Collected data
________________________
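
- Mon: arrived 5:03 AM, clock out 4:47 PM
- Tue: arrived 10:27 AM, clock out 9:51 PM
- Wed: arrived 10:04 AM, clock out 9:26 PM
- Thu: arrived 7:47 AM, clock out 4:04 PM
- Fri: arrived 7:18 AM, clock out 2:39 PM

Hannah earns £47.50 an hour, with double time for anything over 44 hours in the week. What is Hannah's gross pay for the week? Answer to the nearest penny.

Mon: 5:03 AM–4:47 PM = 11 h 44 min
Tue: 10:27 AM–9:51 PM = 11 h 24 min
Wed: 10:04 AM–9:26 PM = 11 h 22 min
Thu: 7:47 AM–4:04 PM = 8 h 17 min
Fri: 7:18 AM–2:39 PM = 7 h 21 min
Total worked: 50 h 8 min = 3008 min.
Regular 44 h 0 min = 2640 min at £47.50/h; overtime 6 h 8 min = 368 min at £95.00/h.
Pay = (2640 × £47.50 + 368 × £95.00) ÷ 60 = £2672.67.

£2672.67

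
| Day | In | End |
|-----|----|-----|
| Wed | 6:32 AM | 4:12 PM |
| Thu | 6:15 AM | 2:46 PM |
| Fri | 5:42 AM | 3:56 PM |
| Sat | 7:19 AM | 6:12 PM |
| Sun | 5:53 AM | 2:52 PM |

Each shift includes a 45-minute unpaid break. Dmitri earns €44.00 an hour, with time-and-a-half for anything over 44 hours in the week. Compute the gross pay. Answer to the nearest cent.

€1971.20

Wed: 6:32 AM–4:12 PM = 9 h 40 min; less 45 min break → 8 h 55 min
Thu: 6:15 AM–2:46 PM = 8 h 31 min; less 45 min break → 7 h 46 min
Fri: 5:42 AM–3:56 PM = 10 h 14 min; less 45 min break → 9 h 29 min
Sat: 7:19 AM–6:12 PM = 10 h 53 min; less 45 min break → 10 h 8 min
Sun: 5:53 AM–2:52 PM = 8 h 59 min; less 45 min break → 8 h 14 min
Total worked: 44 h 32 min = 2672 min.
Regular 44 h 0 min = 2640 min at €44.00/h; overtime 0 h 32 min = 32 min at €66.00/h.
Pay = (2640 × €44.00 + 32 × €66.00) ÷ 60 = €1971.20.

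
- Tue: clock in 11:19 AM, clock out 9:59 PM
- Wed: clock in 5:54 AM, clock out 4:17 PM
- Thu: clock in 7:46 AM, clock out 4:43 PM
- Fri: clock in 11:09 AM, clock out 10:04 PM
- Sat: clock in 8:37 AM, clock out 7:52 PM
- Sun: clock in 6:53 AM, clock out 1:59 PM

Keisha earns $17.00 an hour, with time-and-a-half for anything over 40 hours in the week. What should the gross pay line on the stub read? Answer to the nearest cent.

Tue: 11:19 AM–9:59 PM = 10 h 40 min
Wed: 5:54 AM–4:17 PM = 10 h 23 min
Thu: 7:46 AM–4:43 PM = 8 h 57 min
Fri: 11:09 AM–10:04 PM = 10 h 55 min
Sat: 8:37 AM–7:52 PM = 11 h 15 min
Sun: 6:53 AM–1:59 PM = 7 h 6 min
Total worked: 59 h 16 min = 3556 min.
Regular 40 h 0 min = 2400 min at $17.00/h; overtime 19 h 16 min = 1156 min at $25.50/h.
Pay = (2400 × $17.00 + 1156 × $25.50) ÷ 60 = $1171.30.

$1171.30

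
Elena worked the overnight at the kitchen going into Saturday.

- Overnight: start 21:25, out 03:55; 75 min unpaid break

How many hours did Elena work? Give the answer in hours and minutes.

Overnight: 21:25 → midnight = 2 h 35 min; midnight → 03:55 = 3 h 55 min; span 6 h 30 min; less 75 min break → 5 h 15 min

5 h 15 min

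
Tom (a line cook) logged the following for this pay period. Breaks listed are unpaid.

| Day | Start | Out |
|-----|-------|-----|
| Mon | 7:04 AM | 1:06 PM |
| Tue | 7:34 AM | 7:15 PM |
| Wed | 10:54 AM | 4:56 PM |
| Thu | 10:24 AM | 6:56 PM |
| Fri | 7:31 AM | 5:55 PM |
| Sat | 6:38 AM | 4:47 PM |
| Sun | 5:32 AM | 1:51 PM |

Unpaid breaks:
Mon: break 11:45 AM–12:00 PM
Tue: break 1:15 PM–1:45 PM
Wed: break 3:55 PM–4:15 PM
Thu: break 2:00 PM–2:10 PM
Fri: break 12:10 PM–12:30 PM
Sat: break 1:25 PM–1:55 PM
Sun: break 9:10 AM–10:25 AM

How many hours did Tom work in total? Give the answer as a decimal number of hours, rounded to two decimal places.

57.82 hours

Mon: 7:04 AM–1:06 PM = 6 h 2 min; less 15 min break → 5 h 47 min
Tue: 7:34 AM–7:15 PM = 11 h 41 min; less 30 min break → 11 h 11 min
Wed: 10:54 AM–4:56 PM = 6 h 2 min; less 20 min break → 5 h 42 min
Thu: 10:24 AM–6:56 PM = 8 h 32 min; less 10 min break → 8 h 22 min
Fri: 7:31 AM–5:55 PM = 10 h 24 min; less 20 min break → 10 h 4 min
Sat: 6:38 AM–4:47 PM = 10 h 9 min; less 30 min break → 9 h 39 min
Sun: 5:32 AM–1:51 PM = 8 h 19 min; less 75 min break → 7 h 4 min
Total: 5 h 47 min + 11 h 11 min + 5 h 42 min + 8 h 22 min + 10 h 4 min + 9 h 39 min + 7 h 4 min = 57 h 49 min.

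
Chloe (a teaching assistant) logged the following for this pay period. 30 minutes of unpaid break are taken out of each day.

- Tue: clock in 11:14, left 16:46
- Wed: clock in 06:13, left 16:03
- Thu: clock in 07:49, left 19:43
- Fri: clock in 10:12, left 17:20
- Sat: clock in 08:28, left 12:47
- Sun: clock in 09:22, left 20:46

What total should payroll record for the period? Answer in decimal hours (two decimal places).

47.12 hours

Tue: 11:14–16:46 = 5 h 32 min; less 30 min break → 5 h 2 min
Wed: 06:13–16:03 = 9 h 50 min; less 30 min break → 9 h 20 min
Thu: 07:49–19:43 = 11 h 54 min; less 30 min break → 11 h 24 min
Fri: 10:12–17:20 = 7 h 8 min; less 30 min break → 6 h 38 min
Sat: 08:28–12:47 = 4 h 19 min; less 30 min break → 3 h 49 min
Sun: 09:22–20:46 = 11 h 24 min; less 30 min break → 10 h 54 min
Total: 5 h 2 min + 9 h 20 min + 11 h 24 min + 6 h 38 min + 3 h 49 min + 10 h 54 min = 47 h 7 min.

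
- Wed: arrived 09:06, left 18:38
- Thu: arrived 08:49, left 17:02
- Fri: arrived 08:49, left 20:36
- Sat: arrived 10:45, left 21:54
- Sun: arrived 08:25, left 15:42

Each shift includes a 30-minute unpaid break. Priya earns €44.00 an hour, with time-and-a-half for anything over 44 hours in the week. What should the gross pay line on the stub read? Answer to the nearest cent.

Wed: 09:06–18:38 = 9 h 32 min; less 30 min break → 9 h 2 min
Thu: 08:49–17:02 = 8 h 13 min; less 30 min break → 7 h 43 min
Fri: 08:49–20:36 = 11 h 47 min; less 30 min break → 11 h 17 min
Sat: 10:45–21:54 = 11 h 9 min; less 30 min break → 10 h 39 min
Sun: 08:25–15:42 = 7 h 17 min; less 30 min break → 6 h 47 min
Total worked: 45 h 28 min = 2728 min.
Regular 44 h 0 min = 2640 min at €44.00/h; overtime 1 h 28 min = 88 min at €66.00/h.
Pay = (2640 × €44.00 + 88 × €66.00) ÷ 60 = €2032.80.

€2032.80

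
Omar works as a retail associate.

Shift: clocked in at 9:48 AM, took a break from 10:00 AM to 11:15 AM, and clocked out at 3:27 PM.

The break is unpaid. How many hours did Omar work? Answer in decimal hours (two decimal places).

Shift: 9:48 AM–3:27 PM = 5 h 39 min; less 75 min break → 4 h 24 min

4.40 hours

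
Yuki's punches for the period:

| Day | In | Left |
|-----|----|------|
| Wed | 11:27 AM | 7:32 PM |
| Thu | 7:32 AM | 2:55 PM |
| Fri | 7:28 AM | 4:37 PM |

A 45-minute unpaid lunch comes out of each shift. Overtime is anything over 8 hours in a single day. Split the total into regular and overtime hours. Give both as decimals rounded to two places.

Regular 21.97 hours, overtime 0.40 hours

Wed: 11:27 AM–7:32 PM = 8 h 5 min; less 45 min break → 7 h 20 min
Thu: 7:32 AM–2:55 PM = 7 h 23 min; less 45 min break → 6 h 38 min
Fri: 7:28 AM–4:37 PM = 9 h 9 min; less 45 min break → 8 h 24 min
Wed reg 7 h 20 min / OT 0 h 0 min; Thu reg 6 h 38 min / OT 0 h 0 min; Fri reg 8 h 0 min / OT 0 h 24 min.
Totals: regular 21 h 58 min, overtime 0 h 24 min.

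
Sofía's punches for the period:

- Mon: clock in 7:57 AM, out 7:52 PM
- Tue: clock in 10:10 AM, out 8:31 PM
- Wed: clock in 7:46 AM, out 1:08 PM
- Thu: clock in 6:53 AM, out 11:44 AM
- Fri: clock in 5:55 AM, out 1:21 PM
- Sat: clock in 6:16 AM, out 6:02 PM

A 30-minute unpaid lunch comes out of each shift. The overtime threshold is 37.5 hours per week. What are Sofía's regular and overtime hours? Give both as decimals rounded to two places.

Mon: 7:57 AM–7:52 PM = 11 h 55 min; less 30 min break → 11 h 25 min
Tue: 10:10 AM–8:31 PM = 10 h 21 min; less 30 min break → 9 h 51 min
Wed: 7:46 AM–1:08 PM = 5 h 22 min; less 30 min break → 4 h 52 min
Thu: 6:53 AM–11:44 AM = 4 h 51 min; less 30 min break → 4 h 21 min
Fri: 5:55 AM–1:21 PM = 7 h 26 min; less 30 min break → 6 h 56 min
Sat: 6:16 AM–6:02 PM = 11 h 46 min; less 30 min break → 11 h 16 min
Total worked: 48 h 41 min = 48.68 h.
Threshold 37.5 h → overtime 11 h 11 min, regular 37 h 30 min.

Regular 37.50 hours, overtime 11.18 hours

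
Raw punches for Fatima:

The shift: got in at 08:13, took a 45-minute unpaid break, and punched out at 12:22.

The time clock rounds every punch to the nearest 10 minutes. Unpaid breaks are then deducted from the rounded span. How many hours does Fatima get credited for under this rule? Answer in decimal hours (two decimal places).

The shift: in 08:13→08:10, out 12:22→12:20; 4 h 10 min − 45 min = 3 h 25 min

3.42 hours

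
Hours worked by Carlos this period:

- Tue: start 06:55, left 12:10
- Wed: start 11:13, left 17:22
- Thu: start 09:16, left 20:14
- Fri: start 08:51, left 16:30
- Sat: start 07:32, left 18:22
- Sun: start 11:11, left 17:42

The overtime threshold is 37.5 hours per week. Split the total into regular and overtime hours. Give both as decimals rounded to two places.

Tue: 06:55–12:10 = 5 h 15 min
Wed: 11:13–17:22 = 6 h 9 min
Thu: 09:16–20:14 = 10 h 58 min
Fri: 08:51–16:30 = 7 h 39 min
Sat: 07:32–18:22 = 10 h 50 min
Sun: 11:11–17:42 = 6 h 31 min
Total worked: 47 h 22 min = 47.37 h.
Threshold 37.5 h → overtime 9 h 52 min, regular 37 h 30 min.

Regular 37.50 hours, overtime 9.87 hours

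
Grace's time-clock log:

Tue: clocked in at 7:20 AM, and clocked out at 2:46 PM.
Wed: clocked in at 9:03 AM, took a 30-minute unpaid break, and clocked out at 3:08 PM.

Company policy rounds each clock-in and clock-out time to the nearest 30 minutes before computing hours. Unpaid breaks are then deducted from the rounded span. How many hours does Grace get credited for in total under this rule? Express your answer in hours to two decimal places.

Tue: in 7:20 AM→7:30 AM, out 2:46 PM→3:00 PM; 7 h 30 min
Wed: in 9:03 AM→9:00 AM, out 3:08 PM→3:00 PM; 6 h 0 min − 30 min = 5 h 30 min
Total credited: 13 h 0 min.

13.00 hours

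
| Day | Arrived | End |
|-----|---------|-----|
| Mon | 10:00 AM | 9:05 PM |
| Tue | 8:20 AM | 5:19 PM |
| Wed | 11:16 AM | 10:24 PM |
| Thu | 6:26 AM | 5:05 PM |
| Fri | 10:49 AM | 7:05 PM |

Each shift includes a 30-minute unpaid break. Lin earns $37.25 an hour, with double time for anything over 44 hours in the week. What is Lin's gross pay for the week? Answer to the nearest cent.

$1908.44

Mon: 10:00 AM–9:05 PM = 11 h 5 min; less 30 min break → 10 h 35 min
Tue: 8:20 AM–5:19 PM = 8 h 59 min; less 30 min break → 8 h 29 min
Wed: 11:16 AM–10:24 PM = 11 h 8 min; less 30 min break → 10 h 38 min
Thu: 6:26 AM–5:05 PM = 10 h 39 min; less 30 min break → 10 h 9 min
Fri: 10:49 AM–7:05 PM = 8 h 16 min; less 30 min break → 7 h 46 min
Total worked: 47 h 37 min = 2857 min.
Regular 44 h 0 min = 2640 min at $37.25/h; overtime 3 h 37 min = 217 min at $74.50/h.
Pay = (2640 × $37.25 + 217 × $74.50) ÷ 60 = $1908.44.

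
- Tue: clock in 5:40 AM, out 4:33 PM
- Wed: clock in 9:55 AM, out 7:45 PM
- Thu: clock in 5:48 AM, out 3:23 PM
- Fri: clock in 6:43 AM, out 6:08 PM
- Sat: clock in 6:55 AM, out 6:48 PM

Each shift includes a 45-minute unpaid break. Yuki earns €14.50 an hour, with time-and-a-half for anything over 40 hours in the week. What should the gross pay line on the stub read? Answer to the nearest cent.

€794.24

Tue: 5:40 AM–4:33 PM = 10 h 53 min; less 45 min break → 10 h 8 min
Wed: 9:55 AM–7:45 PM = 9 h 50 min; less 45 min break → 9 h 5 min
Thu: 5:48 AM–3:23 PM = 9 h 35 min; less 45 min break → 8 h 50 min
Fri: 6:43 AM–6:08 PM = 11 h 25 min; less 45 min break → 10 h 40 min
Sat: 6:55 AM–6:48 PM = 11 h 53 min; less 45 min break → 11 h 8 min
Total worked: 49 h 51 min = 2991 min.
Regular 40 h 0 min = 2400 min at €14.50/h; overtime 9 h 51 min = 591 min at €21.75/h.
Pay = (2400 × €14.50 + 591 × €21.75) ÷ 60 = €794.24.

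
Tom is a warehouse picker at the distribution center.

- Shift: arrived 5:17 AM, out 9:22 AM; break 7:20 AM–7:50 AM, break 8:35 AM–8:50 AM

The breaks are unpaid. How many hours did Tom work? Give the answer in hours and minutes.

Shift: 5:17 AM–9:22 AM = 4 h 5 min; less 45 min break → 3 h 20 min

3 h 20 min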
________________________
**What you have to do**. Retype exactly the lines of the data above that fall between the line with "AM | 4:37 PM |" and the line with "- Sat: clock in 6:16 AM, out 6:02 PM", inclusive, and add nothing.

**Task solution**.
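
| Fri | 7:28 AM | 4:37 PM |

A 45-minute unpaid lunch comes out of each shift. Overtime is anything over 8 hours in a single day. Split the total into regular and overtime hours. Give both as decimals rounded to two places.

Regular 21.97 hours, overtime 0.40 hours

Wed: 11:27 AM–7:32 PM = 8 h 5 min; less 45 min break → 7 h 20 min
Thu: 7:32 AM–2:55 PM = 7 h 23 min; less 45 min break → 6 h 38 min
Fri: 7:28 AM–4:37 PM = 9 h 9 min; less 45 min break → 8 h 24 min
Wed reg 7 h 20 min / OT 0 h 0 min; Thu reg 6 h 38 min / OT 0 h 0 min; Fri reg 8 h 0 min / OT 0 h 24 min.
Totals: regular 21 h 58 min, overtime 0 h 24 min.

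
Sofía's punches for the period:

- Mon: clock in 7:57 AM, out 7:52 PM
- Tue: clock in 10:10 AM, out 8:31 PM
- Wed: clock in 7:46 AM, out 1:08 PM
- Thu: clock in 6:53 AM, out 11:44 AM
- Fri: clock in 5:55 AM, out 1:21 PM
- Sat: clock in 6:16 AM, out 6:02 PM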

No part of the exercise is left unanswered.